YOUR INSTRUCTIONS | Starting at the line that contains "Reduce the ground", quote each line exactly through the last line of the entries, both included.

EXCERPTED DATA |
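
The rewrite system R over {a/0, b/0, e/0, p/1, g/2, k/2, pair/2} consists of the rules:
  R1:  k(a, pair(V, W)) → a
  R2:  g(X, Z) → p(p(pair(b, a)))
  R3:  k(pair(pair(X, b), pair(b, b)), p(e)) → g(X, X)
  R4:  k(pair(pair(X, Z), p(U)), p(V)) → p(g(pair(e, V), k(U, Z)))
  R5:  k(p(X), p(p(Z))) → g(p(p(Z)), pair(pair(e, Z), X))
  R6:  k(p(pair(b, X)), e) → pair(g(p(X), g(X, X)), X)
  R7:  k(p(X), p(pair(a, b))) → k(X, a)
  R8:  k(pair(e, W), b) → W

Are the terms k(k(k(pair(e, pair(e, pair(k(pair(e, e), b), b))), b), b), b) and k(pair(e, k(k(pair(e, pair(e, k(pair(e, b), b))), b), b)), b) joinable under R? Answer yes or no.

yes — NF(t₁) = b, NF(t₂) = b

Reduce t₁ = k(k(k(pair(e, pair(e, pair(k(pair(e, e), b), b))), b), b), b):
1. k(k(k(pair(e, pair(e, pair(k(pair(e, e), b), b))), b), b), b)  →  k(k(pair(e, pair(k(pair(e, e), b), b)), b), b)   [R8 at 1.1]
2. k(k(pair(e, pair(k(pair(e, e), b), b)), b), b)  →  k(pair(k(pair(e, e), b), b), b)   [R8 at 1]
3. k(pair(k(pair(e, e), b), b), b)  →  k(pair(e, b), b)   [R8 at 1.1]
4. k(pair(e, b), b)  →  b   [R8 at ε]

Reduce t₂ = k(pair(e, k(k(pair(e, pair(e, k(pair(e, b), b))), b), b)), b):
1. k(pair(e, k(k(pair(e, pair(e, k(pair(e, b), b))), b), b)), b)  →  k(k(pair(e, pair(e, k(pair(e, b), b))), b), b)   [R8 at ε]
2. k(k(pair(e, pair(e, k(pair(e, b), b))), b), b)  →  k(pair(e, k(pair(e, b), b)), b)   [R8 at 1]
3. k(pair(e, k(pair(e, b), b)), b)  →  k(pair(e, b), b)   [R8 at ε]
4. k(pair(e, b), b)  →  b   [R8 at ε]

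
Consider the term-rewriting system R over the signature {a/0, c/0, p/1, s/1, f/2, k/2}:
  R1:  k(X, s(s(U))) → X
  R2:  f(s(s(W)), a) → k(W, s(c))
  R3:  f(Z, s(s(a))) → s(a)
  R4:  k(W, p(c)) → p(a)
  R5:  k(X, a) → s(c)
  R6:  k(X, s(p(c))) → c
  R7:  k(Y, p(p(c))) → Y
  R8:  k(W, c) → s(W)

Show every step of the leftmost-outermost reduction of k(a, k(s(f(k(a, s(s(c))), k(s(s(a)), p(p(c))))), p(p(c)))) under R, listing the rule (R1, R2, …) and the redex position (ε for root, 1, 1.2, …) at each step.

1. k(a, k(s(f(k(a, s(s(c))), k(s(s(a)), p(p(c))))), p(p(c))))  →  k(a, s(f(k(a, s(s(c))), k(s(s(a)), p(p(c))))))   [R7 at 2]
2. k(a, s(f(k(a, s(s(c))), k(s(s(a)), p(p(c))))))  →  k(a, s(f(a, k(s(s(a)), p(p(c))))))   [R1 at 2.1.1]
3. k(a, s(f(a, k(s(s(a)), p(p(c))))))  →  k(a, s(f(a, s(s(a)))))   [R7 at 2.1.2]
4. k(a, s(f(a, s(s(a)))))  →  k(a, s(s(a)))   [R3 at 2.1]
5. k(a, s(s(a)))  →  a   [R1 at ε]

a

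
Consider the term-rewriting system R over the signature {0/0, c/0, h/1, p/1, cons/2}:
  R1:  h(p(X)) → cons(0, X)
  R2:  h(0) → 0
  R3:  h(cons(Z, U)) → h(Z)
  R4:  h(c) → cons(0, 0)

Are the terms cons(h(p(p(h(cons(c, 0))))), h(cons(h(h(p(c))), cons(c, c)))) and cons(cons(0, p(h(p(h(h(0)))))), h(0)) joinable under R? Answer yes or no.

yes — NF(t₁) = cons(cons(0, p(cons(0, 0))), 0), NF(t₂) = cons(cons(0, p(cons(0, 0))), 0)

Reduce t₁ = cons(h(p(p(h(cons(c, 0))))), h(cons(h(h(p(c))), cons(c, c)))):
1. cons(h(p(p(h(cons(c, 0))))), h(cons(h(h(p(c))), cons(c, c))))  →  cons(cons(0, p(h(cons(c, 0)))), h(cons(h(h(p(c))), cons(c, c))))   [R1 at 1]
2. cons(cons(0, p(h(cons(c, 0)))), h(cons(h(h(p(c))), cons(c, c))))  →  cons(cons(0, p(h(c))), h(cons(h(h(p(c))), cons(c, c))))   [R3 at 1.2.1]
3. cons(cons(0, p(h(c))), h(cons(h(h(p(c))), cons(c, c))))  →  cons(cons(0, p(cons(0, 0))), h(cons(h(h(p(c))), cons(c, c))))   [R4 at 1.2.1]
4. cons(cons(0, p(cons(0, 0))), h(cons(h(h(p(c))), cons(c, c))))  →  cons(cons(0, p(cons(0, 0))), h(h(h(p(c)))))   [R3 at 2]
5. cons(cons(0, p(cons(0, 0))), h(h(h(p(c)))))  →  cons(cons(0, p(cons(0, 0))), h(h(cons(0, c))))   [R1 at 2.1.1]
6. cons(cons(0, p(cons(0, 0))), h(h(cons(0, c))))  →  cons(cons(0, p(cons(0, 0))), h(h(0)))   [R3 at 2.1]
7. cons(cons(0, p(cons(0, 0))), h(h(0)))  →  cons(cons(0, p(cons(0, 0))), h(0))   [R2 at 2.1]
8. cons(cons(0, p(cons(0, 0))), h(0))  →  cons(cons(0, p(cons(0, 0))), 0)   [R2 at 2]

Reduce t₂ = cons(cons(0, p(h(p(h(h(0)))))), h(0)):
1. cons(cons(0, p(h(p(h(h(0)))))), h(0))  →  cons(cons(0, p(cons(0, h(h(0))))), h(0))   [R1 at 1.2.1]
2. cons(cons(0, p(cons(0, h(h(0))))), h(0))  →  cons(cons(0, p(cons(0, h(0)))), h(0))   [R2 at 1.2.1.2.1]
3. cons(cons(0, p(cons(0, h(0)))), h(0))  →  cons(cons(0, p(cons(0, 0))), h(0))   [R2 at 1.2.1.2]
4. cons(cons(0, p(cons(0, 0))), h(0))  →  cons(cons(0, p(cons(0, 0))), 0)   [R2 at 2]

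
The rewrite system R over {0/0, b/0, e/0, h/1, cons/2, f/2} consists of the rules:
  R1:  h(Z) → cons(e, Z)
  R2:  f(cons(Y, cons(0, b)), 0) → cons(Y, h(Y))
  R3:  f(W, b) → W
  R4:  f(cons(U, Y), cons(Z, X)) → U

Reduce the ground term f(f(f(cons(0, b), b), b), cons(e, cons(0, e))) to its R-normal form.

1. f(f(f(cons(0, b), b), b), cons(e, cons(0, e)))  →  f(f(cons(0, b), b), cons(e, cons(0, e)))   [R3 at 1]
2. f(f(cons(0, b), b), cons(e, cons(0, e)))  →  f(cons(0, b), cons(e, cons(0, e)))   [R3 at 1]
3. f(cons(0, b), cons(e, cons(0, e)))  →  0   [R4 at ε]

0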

SOLVED EXERCISE |
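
Reduce the ground term f(f(f(cons(0, b), b), b), cons(e, cons(0, e))) to its R-normal form.

1. f(f(f(cons(0, b), b), b), cons(e, cons(0, e)))  →  f(f(cons(0, b), b), cons(e, cons(0, e)))   [R3 at 1]
2. f(f(cons(0, b), b), cons(e, cons(0, e)))  →  f(cons(0, b), cons(e, cons(0, e)))   [R3 at 1]
3. f(cons(0, b), cons(e, cons(0, e)))  →  0   [R4 at ε]

0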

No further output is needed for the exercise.